___ THE DATA ___

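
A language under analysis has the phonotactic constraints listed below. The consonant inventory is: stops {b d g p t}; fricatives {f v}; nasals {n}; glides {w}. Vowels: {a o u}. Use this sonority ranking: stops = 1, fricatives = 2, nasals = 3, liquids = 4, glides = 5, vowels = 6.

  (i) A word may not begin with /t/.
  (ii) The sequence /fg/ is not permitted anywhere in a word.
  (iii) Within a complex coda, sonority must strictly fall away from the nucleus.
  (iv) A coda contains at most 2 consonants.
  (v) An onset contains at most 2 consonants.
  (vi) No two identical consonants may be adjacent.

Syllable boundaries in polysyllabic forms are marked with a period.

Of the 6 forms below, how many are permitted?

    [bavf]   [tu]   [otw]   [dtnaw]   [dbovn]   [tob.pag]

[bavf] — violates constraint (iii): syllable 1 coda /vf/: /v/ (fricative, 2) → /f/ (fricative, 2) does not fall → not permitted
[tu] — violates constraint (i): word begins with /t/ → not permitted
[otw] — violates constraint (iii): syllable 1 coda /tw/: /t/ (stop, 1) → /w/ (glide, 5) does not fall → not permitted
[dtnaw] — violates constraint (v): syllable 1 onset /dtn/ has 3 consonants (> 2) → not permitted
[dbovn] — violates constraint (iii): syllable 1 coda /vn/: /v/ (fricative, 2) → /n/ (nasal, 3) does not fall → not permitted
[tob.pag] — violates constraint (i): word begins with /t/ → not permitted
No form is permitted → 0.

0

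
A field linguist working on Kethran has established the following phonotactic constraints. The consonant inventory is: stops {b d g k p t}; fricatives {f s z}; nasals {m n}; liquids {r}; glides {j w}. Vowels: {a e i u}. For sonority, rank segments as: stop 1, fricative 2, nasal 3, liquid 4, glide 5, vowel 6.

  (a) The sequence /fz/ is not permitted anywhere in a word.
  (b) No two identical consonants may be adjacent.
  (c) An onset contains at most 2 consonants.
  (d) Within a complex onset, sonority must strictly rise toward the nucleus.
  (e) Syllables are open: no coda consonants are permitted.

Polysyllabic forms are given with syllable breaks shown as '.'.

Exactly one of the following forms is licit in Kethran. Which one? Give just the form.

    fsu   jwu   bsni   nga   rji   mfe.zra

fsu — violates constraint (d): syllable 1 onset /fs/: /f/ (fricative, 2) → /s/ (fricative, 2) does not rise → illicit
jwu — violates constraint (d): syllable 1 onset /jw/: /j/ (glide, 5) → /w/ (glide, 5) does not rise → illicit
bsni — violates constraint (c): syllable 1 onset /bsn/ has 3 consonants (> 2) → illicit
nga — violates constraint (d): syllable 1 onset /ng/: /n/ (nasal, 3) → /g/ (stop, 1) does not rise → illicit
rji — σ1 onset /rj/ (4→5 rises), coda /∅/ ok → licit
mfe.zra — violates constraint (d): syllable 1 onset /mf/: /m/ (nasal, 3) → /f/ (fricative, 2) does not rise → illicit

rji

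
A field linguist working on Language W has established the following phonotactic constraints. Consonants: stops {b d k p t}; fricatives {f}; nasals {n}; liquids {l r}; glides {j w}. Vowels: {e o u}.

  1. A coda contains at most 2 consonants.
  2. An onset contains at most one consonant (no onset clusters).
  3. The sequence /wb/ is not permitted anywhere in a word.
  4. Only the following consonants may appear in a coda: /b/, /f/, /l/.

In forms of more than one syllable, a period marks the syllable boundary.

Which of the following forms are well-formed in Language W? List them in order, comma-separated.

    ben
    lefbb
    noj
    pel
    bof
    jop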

___
___ THE DATA ___

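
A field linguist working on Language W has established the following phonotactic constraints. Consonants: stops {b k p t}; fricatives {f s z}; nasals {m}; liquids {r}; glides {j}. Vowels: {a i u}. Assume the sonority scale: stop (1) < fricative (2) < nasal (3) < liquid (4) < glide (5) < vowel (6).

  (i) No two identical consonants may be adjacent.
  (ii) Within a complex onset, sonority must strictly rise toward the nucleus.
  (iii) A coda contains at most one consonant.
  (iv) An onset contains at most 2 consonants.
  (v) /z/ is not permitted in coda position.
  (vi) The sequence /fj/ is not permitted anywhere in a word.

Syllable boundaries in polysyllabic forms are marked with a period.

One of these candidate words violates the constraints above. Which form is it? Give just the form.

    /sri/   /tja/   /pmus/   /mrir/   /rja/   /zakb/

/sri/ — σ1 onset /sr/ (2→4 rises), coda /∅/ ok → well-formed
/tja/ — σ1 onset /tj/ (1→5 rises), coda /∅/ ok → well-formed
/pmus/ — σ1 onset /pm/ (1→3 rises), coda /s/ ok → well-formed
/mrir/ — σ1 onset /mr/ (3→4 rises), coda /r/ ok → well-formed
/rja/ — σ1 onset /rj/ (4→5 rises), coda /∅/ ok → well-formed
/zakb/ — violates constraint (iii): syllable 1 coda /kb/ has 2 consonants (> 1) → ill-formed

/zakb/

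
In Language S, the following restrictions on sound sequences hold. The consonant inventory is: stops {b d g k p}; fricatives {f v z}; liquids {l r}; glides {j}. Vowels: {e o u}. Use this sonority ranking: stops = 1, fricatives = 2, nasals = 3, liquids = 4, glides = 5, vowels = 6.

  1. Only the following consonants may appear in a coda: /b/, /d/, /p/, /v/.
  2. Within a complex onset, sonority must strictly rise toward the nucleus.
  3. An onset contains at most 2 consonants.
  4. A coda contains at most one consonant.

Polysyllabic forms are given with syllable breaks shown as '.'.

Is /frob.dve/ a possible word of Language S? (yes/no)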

___
___ THE DATA ___

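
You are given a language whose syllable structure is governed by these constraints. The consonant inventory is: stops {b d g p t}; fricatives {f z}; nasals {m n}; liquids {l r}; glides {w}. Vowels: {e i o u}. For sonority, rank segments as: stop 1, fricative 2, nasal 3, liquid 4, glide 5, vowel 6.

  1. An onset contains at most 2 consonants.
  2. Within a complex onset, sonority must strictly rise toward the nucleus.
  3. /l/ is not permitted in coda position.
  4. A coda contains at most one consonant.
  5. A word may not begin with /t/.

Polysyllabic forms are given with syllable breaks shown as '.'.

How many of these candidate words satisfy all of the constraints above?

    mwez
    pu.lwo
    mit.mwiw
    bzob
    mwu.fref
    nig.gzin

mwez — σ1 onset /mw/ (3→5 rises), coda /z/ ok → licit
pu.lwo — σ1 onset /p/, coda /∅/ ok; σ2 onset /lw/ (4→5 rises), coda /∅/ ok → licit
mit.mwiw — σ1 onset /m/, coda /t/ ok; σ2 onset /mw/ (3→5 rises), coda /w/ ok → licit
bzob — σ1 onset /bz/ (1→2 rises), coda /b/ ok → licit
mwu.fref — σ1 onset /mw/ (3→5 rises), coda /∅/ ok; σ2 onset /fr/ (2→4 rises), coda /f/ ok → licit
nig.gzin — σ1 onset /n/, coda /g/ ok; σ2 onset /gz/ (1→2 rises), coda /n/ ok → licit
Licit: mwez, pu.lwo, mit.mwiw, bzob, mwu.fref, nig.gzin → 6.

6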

___

EXERCISE:
Check the data line by line and report how many lines contain "established" as a word or string, giving nothing besides the number.

OUTPUT BELOW:
3